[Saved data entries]
- - - -

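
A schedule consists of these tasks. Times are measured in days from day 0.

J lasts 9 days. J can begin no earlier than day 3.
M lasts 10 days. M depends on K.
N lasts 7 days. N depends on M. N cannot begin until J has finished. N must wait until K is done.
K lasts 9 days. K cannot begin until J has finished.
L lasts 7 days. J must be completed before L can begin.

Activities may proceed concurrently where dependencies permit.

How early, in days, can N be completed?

J waits on its own release at day 3, so it starts at day 3 and finishes at 3 + 9 = day 12.
After J (finishes day 12), K can start at day 12 and finishes at day 21.
M cannot begin until K (finishes day 21). It runs from day 21 to 21 + 10 = day 31.
N cannot start until M (finishes day 31); J (finishes day 12); K (finishes day 21). The controlling bound is day 31, so N finishes at 31 + 7 = day 38.

38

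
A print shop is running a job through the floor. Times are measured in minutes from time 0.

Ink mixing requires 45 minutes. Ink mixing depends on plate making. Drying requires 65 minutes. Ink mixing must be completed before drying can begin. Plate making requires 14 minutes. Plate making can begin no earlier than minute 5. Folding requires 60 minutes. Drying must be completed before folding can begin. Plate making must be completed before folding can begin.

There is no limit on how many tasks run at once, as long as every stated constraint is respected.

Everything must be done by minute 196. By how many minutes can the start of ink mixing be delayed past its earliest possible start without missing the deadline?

Plate making waits on its own release at minute 5, so it starts at minute 5 and finishes at 5 + 14 = minute 19.
Ink mixing cannot begin until plate making (finishes minute 19). It runs from minute 19 to 19 + 45 = minute 64.

Working backward from the deadline:
Folding must finish by minute 196; it takes 60 minutes, so it must start by 196 − 60 = minute 136.
Drying must finish before folding (must start by minute 136). With a 65-minute duration, drying must start by 136 − 65 = minute 71.
Since drying (must start by minute 71) depends on it, ink mixing must finish by minute 71. Backing off its 45-minute duration gives a latest start of minute 26.
So ink mixing can start as early as minute 19 and as late as minute 26, giving 26 − 19 = 7 minutes of slack.

7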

- - - -

**What you should do**
What you return should be exactly the lines above, starting at the one with "Ink mixing requires" and ending at the one with "There is no", and nothing else.

**Your response**
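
Ink mixing requires 45 minutes. Ink mixing depends on plate making. Drying requires 65 minutes. Ink mixing must be completed before drying can begin. Plate making requires 14 minutes. Plate making can begin no earlier than minute 5. Folding requires 60 minutes. Drying must be completed before folding can begin. Plate making must be completed before folding can begin.

There is no limit on how many tasks run at once, as long as every stated constraint is respected.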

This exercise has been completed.